TASK TO COMPLETE: If a line in the following entries holds the string "Apply", include it in the tally. State the total and nothing further.

*** Begin section ***

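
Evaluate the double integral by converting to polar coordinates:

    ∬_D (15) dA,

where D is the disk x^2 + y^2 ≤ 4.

The region D is 0 ≤ r ≤ 2, 0 ≤ θ ≤ 2π in polar coordinates, where x = r cos(θ), y = r sin(θ), and dA = r dr dθ.

Under the substitution, the integrand becomes 15, so

    ∬_D (15) dA = ∫_{0}^{2π} ∫_{0}^{2} (15) · r dr dθ.

Inner integral (in r): ∫_{0}^{2} (15) · r dr = 30.

Outer integral (in θ): ∫_{0}^{2π} (30) dθ = 60π.

Therefore ∬_D (15) dA = 60π.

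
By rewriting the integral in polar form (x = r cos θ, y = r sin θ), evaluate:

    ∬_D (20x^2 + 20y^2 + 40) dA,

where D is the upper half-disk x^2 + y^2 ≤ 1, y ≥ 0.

The region D is 0 ≤ r ≤ 1, 0 ≤ θ ≤ π in polar coordinates, where x = r cos(θ), y = r sin(θ), and dA = r dr dθ.

Under the substitution, the integrand becomes 20r^2 + 40, so

    ∬_D (20x^2 + 20y^2 + 40) dA = ∫_{0}^{π} ∫_{0}^{1} (20r^2 + 40) · r dr dθ.

Inner integral (in r): ∫_{0}^{1} (20r^2 + 40) · r dr = 25.

Outer integral (in θ): ∫_{0}^{π} (25) dθ = 25π.

Therefore ∬_D (20x^2 + 20y^2 + 40) dA = 25π.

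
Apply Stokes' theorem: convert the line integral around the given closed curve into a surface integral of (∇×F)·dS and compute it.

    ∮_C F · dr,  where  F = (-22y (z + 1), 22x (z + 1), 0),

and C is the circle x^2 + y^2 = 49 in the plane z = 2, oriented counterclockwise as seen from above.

Let S be the flat disk x^2 + y^2 ≤ 49 in the plane z = 2, with upward unit normal n̂ = ẑ. By Stokes' theorem,

    ∮_C F · dr = ∬_S (∇ × F) · n̂ dS = ∬_D (curl F)_z dA,

where D is the disk x^2 + y^2 ≤ 49.

Compute the curl of F = (-22y (z + 1), 22x (z + 1), 0):
    (∇ × F)_x = ∂F_z/∂y - ∂F_y/∂z = -22x,
    (∇ × F)_y = ∂F_x/∂z - ∂F_z/∂x = -22y,
    (∇ × F)_z = ∂F_y/∂x - ∂F_x/∂y = 44z + 44.

On z = 2, (curl F)_z = 132.

Convert to polar (x = r cos θ, y = r sin θ, dA = r dr dθ); the integrand becomes 132, so

    ∬_D (curl F)_z dA = ∫_0^{2π} ∫_0^{7} (132) · r dr dθ.

Inner (r from 0 to 7): 3234.
Outer (θ from 0 to 2π): 6468π.

Therefore ∮_C F · dr = 6468π.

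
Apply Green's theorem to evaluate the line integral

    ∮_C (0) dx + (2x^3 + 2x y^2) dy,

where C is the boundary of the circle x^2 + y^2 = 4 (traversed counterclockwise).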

*** End section ***

RESPONSE TO THIS TASK: 2